Saved entries:
--------------------

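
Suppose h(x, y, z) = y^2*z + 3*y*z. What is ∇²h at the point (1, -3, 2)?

4

∂²h/∂x² = 0
∂²h/∂y² = 2*z
∂²h/∂z² = 0
∇²h = 2*z
At (1, -3, 2): 4.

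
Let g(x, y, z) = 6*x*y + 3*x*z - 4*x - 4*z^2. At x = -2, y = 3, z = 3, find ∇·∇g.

-8

∂²g/∂x² = 0
∂²g/∂y² = 0
∂²g/∂z² = -8
∇²g = -8
At (-2, 3, 3): -8.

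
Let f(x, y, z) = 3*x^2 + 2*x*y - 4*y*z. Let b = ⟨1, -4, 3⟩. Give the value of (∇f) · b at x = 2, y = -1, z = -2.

∂f/∂x = 6*x + 2*y
∂f/∂y = 2*x - 4*z
∂f/∂z = -4*y
∇f at (2, -1, -2) = (10, 12, 4)
∇f · b = (10)(1) + (12)(-4) + (4)(3) = -26

-26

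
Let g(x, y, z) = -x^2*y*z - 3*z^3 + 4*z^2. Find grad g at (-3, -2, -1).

(12, 9, 1)

∂g/∂x = -2*x*y*z
∂g/∂y = -x^2*z
∂g/∂z = -x^2*y - 9*z^2 + 8*z
∇g = (-2*x*y*z, -x^2*z, -x^2*y - 9*z^2 + 8*z)
At (-3, -2, -1): (12, 9, 1).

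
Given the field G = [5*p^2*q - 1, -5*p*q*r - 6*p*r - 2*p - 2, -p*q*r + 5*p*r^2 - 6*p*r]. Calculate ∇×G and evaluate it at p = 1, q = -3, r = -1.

(-8, -8, -16)

(∇×G)₁ = ∂G₃/∂q − ∂G₂/∂r = 5*p*q - p*r + 6*p
(∇×G)₂ = ∂G₁/∂r − ∂G₃/∂p = q*r - 5*r^2 + 6*r
(∇×G)₃ = ∂G₂/∂p − ∂G₁/∂q = -5*p^2 - 5*q*r - 6*r - 2
∇×G = (5*p*q - p*r + 6*p, q*r - 5*r^2 + 6*r, -5*p^2 - 5*q*r - 6*r - 2)
At (1, -3, -1): (-8, -8, -16).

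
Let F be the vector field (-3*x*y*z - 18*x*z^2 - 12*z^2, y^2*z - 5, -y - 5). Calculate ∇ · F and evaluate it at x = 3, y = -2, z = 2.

-68

∂F₁/∂x = -3*y*z - 18*z^2
∂F₂/∂y = 2*y*z
∂F₃/∂z = 0
∇·F = -y*z - 18*z^2
At (3, -2, 2): -68.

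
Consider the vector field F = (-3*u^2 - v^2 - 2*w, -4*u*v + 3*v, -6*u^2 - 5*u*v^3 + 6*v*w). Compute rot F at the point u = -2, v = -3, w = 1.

(276, -161, 6)

(∇×F)₁ = ∂F₃/∂v − ∂F₂/∂w = -15*u*v^2 + 6*w
(∇×F)₂ = ∂F₁/∂w − ∂F₃/∂u = 12*u + 5*v^3 - 2
(∇×F)₃ = ∂F₂/∂u − ∂F₁/∂v = -2*v
∇×F = (-15*u*v^2 + 6*w, 12*u + 5*v^3 - 2, -2*v)
At (-2, -3, 1): (276, -161, 6).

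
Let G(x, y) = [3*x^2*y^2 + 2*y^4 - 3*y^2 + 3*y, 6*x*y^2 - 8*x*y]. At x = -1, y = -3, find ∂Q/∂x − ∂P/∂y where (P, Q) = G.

291

∂G₂/∂x = 6*y^2 - 8*y
∂G₁/∂y = 6*x^2*y + 8*y^3 - 6*y + 3
Scalar curl = -6*x^2*y - 8*y^3 + 6*y^2 - 2*y - 3
At (-1, -3): 291.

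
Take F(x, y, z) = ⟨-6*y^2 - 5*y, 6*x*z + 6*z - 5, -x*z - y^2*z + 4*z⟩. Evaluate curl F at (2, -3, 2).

(∇×F)₁ = ∂F₃/∂y − ∂F₂/∂z = -6*x - 2*y*z - 6
(∇×F)₂ = ∂F₁/∂z − ∂F₃/∂x = z
(∇×F)₃ = ∂F₂/∂x − ∂F₁/∂y = 12*y + 6*z + 5
∇×F = (-6*x - 2*y*z - 6, z, 12*y + 6*z + 5)
At (2, -3, 2): (-6, 2, -19).

(-6, 2, -19)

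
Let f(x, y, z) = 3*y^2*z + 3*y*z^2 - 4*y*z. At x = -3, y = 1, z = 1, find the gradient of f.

∂f/∂x = 0
∂f/∂y = 6*y*z + 3*z^2 - 4*z
∂f/∂z = 3*y^2 + 6*y*z - 4*y
∇f = (0, 6*y*z + 3*z^2 - 4*z, 3*y^2 + 6*y*z - 4*y)
At (-3, 1, 1): (0, 5, 5).

(0, 5, 5)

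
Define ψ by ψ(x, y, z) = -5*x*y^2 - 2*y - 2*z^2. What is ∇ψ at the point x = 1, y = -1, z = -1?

∂ψ/∂x = -5*y^2
∂ψ/∂y = -10*x*y - 2
∂ψ/∂z = -4*z
∇ψ = (-5*y^2, -10*x*y - 2, -4*z)
At (1, -1, -1): (-5, 8, 4).

(-5, 8, 4)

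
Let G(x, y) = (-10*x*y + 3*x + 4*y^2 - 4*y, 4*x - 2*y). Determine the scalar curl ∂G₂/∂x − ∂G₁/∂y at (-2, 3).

∂G₂/∂x = 4
∂G₁/∂y = -10*x + 8*y - 4
Scalar curl = 10*x - 8*y + 8
At (-2, 3): -36.

-36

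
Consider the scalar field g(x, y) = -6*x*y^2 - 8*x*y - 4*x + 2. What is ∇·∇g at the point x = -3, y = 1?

36

∂²g/∂x² = 0
∂²g/∂y² = -12*x
∇²g = -12*x
At (-3, 1): 36.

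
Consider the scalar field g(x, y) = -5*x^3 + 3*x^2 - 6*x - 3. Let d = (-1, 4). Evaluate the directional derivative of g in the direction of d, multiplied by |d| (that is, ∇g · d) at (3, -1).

123

∂g/∂x = -15*x^2 + 6*x - 6
∂g/∂y = 0
∇g at (3, -1) = (-123, 0)
∇g · d = (-123)(-1) + (0)(4) = 123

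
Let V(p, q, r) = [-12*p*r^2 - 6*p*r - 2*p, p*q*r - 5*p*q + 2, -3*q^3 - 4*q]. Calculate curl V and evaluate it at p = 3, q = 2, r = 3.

(-46, -234, -4)

(∇×V)₁ = ∂V₃/∂q − ∂V₂/∂r = -p*q - 9*q^2 - 4
(∇×V)₂ = ∂V₁/∂r − ∂V₃/∂p = -24*p*r - 6*p
(∇×V)₃ = ∂V₂/∂p − ∂V₁/∂q = q*r - 5*q
∇×V = (-p*q - 9*q^2 - 4, -24*p*r - 6*p, q*r - 5*q)
At (3, 2, 3): (-46, -234, -4).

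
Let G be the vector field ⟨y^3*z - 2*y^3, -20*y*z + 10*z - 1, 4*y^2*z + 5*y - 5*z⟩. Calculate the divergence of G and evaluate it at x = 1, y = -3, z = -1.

∂G₁/∂x = 0
∂G₂/∂y = -20*z
∂G₃/∂z = 4*y^2 - 5
∇·G = 4*y^2 - 20*z - 5
At (1, -3, -1): 51.

51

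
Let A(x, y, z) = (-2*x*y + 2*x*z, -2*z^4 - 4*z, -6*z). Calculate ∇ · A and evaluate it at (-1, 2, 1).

∂A₁/∂x = -2*y + 2*z
∂A₂/∂y = 0
∂A₃/∂z = -6
∇·A = -2*y + 2*z - 6
At (-1, 2, 1): -8.

-8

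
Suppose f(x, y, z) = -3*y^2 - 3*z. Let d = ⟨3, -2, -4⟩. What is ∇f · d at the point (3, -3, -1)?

-24

∂f/∂x = 0
∂f/∂y = -6*y
∂f/∂z = -3
∇f at (3, -3, -1) = (0, 18, -3)
∇f · d = (0)(3) + (18)(-2) + (-3)(-4) = -24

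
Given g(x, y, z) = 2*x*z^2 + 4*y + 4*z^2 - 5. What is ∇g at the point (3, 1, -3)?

∂g/∂x = 2*z^2
∂g/∂y = 4
∂g/∂z = 4*x*z + 8*z
∇g = (2*z^2, 4, 4*x*z + 8*z)
At (3, 1, -3): (18, 4, -60).

(18, 4, -60)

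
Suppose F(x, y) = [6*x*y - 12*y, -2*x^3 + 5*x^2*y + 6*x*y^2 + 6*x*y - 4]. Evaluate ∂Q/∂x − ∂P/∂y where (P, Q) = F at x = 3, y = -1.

-90

∂F₂/∂x = -6*x^2 + 10*x*y + 6*y^2 + 6*y
∂F₁/∂y = 6*x - 12
Scalar curl = -6*x^2 + 10*x*y - 6*x + 6*y^2 + 6*y + 12
At (3, -1): -90.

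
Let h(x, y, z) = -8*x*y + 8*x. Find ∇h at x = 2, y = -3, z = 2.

(32, -16, 0)

∂h/∂x = -8*y + 8
∂h/∂y = -8*x
∂h/∂z = 0
∇h = (-8*y + 8, -8*x, 0)
At (2, -3, 2): (32, -16, 0).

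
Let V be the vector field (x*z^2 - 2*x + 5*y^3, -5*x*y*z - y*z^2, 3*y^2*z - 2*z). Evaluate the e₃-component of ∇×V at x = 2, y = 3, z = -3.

(∇×V)_3 = ∂V₂/∂x − ∂V₁/∂y
= -5*y*z − (15*y^2)
= -15*y^2 - 5*y*z
At (2, 3, -3): -90.

-90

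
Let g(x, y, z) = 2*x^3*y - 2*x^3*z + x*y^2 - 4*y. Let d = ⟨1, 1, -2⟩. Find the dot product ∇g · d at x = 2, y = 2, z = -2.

∂g/∂x = 6*x^2*y - 6*x^2*z + y^2
∂g/∂y = 2*x^3 + 2*x*y - 4
∂g/∂z = -2*x^3
∇g at (2, 2, -2) = (100, 20, -16)
∇g · d = (100)(1) + (20)(1) + (-16)(-2) = 152

152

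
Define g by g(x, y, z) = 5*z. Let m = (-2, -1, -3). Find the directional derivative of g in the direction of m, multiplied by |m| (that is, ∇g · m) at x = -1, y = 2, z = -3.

-15

∂g/∂x = 0
∂g/∂y = 0
∂g/∂z = 5
∇g at (-1, 2, -3) = (0, 0, 5)
∇g · m = (0)(-2) + (0)(-1) + (5)(-3) = -15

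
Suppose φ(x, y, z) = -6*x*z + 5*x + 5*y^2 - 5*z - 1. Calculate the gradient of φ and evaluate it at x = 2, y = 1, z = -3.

∂φ/∂x = -6*z + 5
∂φ/∂y = 10*y
∂φ/∂z = -6*x - 5
∇φ = (-6*z + 5, 10*y, -6*x - 5)
At (2, 1, -3): (23, 10, -17).

(23, 10, -17)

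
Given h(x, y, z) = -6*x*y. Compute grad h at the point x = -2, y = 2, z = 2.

∂h/∂x = -6*y
∂h/∂y = -6*x
∂h/∂z = 0
∇h = (-6*y, -6*x, 0)
At (-2, 2, 2): (-12, 12, 0).

(-12, 12, 0)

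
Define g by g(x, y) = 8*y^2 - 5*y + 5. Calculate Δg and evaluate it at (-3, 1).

∂²g/∂x² = 0
∂²g/∂y² = 16
∇²g = 16
At (-3, 1): 16.

16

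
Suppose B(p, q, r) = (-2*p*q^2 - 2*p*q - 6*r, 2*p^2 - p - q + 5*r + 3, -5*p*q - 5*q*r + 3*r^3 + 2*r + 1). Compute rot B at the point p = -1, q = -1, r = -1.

(∇×B)₁ = ∂B₃/∂q − ∂B₂/∂r = -5*p - 5*r - 5
(∇×B)₂ = ∂B₁/∂r − ∂B₃/∂p = 5*q - 6
(∇×B)₃ = ∂B₂/∂p − ∂B₁/∂q = 4*p*q + 6*p - 1
∇×B = (-5*p - 5*r - 5, 5*q - 6, 4*p*q + 6*p - 1)
At (-1, -1, -1): (5, -11, -3).

(5, -11, -3)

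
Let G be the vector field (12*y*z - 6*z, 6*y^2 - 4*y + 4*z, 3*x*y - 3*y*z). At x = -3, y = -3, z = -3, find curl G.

(∇×G)₁ = ∂G₃/∂y − ∂G₂/∂z = 3*x - 3*z - 4
(∇×G)₂ = ∂G₁/∂z − ∂G₃/∂x = 9*y - 6
(∇×G)₃ = ∂G₂/∂x − ∂G₁/∂y = -12*z
∇×G = (3*x - 3*z - 4, 9*y - 6, -12*z)
At (-3, -3, -3): (-4, -33, 36).

(-4, -33, 36)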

--------------------

#### EXERCISE PROMPT:
Only these are to be transcribed: the line with "Given h(x, y, z)" and every line after it through the last line of the entries, each exactly.

#### RESULT:
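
Given h(x, y, z) = -6*x*y. Compute grad h at the point x = -2, y = 2, z = 2.

∂h/∂x = -6*y
∂h/∂y = -6*x
∂h/∂z = 0
∇h = (-6*y, -6*x, 0)
At (-2, 2, 2): (-12, 12, 0).

(-12, 12, 0)

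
Define g by g(x, y) = 8*y^2 - 5*y + 5. Calculate Δg and evaluate it at (-3, 1).

∂²g/∂x² = 0
∂²g/∂y² = 16
∇²g = 16
At (-3, 1): 16.

16

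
Suppose B(p, q, r) = (-2*p*q^2 - 2*p*q - 6*r, 2*p^2 - p - q + 5*r + 3, -5*p*q - 5*q*r + 3*r^3 + 2*r + 1). Compute rot B at the point p = -1, q = -1, r = -1.

(∇×B)₁ = ∂B₃/∂q − ∂B₂/∂r = -5*p - 5*r - 5
(∇×B)₂ = ∂B₁/∂r − ∂B₃/∂p = 5*q - 6
(∇×B)₃ = ∂B₂/∂p − ∂B₁/∂q = 4*p*q + 6*p - 1
∇×B = (-5*p - 5*r - 5, 5*q - 6, 4*p*q + 6*p - 1)
At (-1, -1, -1): (5, -11, -3).

(5, -11, -3)

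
Let G be the vector field (12*y*z - 6*z, 6*y^2 - 4*y + 4*z, 3*x*y - 3*y*z). At x = -3, y = -3, z = -3, find curl G.

(∇×G)₁ = ∂G₃/∂y − ∂G₂/∂z = 3*x - 3*z - 4
(∇×G)₂ = ∂G₁/∂z − ∂G₃/∂x = 9*y - 6
(∇×G)₃ = ∂G₂/∂x − ∂G₁/∂y = -12*z
∇×G = (3*x - 3*z - 4, 9*y - 6, -12*z)
At (-3, -3, -3): (-4, -33, 36).

(-4, -33, 36)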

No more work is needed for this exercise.